*What this task involves*
Your task is to retype, exactly and with nothing else, every line from the one containing "Determine the required" to the end of the listing.

*Information shown*
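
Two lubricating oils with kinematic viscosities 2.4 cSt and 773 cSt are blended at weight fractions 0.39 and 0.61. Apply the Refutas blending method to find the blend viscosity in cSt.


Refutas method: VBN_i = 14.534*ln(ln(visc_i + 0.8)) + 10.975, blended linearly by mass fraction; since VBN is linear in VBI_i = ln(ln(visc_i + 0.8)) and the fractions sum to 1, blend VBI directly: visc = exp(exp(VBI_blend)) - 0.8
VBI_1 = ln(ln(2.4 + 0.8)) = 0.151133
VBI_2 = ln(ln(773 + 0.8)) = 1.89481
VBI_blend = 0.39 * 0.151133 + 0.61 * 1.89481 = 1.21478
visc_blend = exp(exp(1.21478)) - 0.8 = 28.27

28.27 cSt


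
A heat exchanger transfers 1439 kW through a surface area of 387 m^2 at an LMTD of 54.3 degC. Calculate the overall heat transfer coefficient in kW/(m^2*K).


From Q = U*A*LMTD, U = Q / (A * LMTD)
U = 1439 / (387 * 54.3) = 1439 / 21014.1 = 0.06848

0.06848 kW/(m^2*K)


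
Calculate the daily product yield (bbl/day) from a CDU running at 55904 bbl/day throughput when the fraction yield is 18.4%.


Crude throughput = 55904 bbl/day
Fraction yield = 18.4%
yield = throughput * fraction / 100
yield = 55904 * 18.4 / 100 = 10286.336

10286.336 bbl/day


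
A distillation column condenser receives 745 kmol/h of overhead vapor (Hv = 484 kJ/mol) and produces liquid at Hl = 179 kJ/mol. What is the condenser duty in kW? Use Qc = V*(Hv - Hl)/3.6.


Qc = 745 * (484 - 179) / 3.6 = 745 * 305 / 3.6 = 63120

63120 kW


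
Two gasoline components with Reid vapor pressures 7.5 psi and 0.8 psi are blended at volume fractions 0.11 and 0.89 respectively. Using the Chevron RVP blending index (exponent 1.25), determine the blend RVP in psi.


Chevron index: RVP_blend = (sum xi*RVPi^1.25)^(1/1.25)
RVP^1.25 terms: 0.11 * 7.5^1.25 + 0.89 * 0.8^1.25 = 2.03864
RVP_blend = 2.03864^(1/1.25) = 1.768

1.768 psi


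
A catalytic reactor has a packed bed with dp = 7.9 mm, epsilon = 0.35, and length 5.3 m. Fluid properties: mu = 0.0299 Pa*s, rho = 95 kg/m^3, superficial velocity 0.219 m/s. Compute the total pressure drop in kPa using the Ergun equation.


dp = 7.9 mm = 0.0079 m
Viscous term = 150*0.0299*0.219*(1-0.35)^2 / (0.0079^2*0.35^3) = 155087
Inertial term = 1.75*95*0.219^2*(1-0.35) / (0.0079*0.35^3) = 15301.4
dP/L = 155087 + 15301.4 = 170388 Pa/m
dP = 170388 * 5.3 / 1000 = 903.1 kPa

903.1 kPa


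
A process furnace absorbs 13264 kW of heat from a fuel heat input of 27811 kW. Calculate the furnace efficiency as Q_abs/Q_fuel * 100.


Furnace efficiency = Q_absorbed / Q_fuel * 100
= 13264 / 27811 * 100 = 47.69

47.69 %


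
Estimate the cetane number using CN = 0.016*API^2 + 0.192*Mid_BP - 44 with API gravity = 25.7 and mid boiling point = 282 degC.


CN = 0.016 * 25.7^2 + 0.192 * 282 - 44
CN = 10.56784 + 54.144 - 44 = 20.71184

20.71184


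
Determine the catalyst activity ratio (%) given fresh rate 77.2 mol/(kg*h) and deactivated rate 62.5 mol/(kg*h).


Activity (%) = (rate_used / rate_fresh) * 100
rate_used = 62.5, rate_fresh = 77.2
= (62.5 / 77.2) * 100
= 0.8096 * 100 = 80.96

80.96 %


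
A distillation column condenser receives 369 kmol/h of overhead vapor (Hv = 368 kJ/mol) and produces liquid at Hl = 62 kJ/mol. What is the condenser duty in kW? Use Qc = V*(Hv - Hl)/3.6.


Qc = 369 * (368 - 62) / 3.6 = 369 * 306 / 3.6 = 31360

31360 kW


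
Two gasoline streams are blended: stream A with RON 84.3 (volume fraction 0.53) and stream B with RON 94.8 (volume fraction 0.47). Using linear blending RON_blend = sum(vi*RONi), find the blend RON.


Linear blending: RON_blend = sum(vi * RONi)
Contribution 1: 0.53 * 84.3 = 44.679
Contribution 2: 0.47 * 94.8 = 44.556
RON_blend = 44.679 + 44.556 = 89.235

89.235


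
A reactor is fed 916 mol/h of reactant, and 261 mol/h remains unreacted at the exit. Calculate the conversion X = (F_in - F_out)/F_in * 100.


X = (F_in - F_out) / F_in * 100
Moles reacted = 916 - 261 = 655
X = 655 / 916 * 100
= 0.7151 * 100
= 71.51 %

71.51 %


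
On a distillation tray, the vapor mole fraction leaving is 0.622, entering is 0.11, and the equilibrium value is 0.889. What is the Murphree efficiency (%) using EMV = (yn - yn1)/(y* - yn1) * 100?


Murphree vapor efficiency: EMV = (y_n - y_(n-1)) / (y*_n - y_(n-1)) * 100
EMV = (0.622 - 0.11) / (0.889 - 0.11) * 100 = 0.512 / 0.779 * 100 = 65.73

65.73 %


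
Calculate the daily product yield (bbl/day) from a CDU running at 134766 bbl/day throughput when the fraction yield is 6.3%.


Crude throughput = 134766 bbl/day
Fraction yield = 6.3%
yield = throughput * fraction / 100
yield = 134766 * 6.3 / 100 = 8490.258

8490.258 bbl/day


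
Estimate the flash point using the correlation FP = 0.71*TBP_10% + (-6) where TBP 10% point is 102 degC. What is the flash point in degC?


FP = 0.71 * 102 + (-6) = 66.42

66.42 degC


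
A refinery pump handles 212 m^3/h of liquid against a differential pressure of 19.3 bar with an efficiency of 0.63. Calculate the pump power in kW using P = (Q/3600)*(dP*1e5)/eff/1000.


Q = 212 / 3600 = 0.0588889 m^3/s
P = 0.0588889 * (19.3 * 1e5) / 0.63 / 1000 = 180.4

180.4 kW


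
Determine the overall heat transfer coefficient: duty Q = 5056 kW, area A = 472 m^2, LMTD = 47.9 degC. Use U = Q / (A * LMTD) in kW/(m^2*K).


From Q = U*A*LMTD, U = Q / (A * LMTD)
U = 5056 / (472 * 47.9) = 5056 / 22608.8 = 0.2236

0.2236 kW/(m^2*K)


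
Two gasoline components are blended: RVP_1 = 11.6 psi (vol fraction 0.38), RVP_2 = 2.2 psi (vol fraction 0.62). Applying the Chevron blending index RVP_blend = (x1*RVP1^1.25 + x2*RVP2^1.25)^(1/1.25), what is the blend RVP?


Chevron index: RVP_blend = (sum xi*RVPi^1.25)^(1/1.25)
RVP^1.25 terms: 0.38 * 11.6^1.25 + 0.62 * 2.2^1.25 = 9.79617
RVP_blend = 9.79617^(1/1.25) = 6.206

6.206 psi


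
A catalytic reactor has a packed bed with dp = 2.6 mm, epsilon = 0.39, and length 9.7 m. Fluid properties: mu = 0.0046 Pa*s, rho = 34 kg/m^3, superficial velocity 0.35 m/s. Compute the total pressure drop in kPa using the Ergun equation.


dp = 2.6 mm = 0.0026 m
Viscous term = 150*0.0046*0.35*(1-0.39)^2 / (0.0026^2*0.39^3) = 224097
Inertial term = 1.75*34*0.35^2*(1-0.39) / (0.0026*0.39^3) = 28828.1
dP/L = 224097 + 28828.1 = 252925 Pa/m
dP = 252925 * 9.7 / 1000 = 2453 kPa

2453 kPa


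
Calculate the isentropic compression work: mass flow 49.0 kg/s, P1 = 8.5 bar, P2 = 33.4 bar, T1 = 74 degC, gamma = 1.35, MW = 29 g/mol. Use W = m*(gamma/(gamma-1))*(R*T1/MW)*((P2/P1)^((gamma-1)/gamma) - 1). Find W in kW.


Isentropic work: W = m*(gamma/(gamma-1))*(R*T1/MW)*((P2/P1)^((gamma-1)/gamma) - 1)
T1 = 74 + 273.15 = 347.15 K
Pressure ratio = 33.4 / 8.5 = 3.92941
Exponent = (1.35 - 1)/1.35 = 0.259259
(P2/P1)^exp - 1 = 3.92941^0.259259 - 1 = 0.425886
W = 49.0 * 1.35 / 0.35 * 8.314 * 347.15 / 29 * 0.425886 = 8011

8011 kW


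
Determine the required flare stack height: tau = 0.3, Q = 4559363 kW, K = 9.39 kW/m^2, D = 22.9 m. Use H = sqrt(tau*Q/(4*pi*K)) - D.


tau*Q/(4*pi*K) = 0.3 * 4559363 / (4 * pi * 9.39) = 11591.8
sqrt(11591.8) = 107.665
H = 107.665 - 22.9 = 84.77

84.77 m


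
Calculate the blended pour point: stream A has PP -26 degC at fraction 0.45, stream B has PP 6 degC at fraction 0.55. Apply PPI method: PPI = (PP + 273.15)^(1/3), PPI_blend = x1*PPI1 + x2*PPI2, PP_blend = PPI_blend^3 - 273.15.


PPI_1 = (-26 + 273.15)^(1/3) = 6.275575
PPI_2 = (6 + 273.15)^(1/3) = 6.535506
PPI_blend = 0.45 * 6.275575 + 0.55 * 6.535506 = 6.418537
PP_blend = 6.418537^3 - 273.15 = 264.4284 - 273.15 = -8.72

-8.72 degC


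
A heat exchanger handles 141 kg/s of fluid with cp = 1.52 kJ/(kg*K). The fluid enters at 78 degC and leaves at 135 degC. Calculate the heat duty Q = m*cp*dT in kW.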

*Task answer*
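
Determine the required flare stack height: tau = 0.3, Q = 4559363 kW, K = 9.39 kW/m^2, D = 22.9 m. Use H = sqrt(tau*Q/(4*pi*K)) - D.


tau*Q/(4*pi*K) = 0.3 * 4559363 / (4 * pi * 9.39) = 11591.8
sqrt(11591.8) = 107.665
H = 107.665 - 22.9 = 84.77

84.77 m


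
Calculate the blended pour point: stream A has PP -26 degC at fraction 0.45, stream B has PP 6 degC at fraction 0.55. Apply PPI method: PPI = (PP + 273.15)^(1/3), PPI_blend = x1*PPI1 + x2*PPI2, PP_blend = PPI_blend^3 - 273.15.


PPI_1 = (-26 + 273.15)^(1/3) = 6.275575
PPI_2 = (6 + 273.15)^(1/3) = 6.535506
PPI_blend = 0.45 * 6.275575 + 0.55 * 6.535506 = 6.418537
PP_blend = 6.418537^3 - 273.15 = 264.4284 - 273.15 = -8.72

-8.72 degC


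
A heat exchanger handles 141 kg/s of fluid with cp = 1.52 kJ/(kg*K). The fluid enters at 78 degC and leaves at 135 degC. Calculate the heat duty Q = m*cp*dT in kW.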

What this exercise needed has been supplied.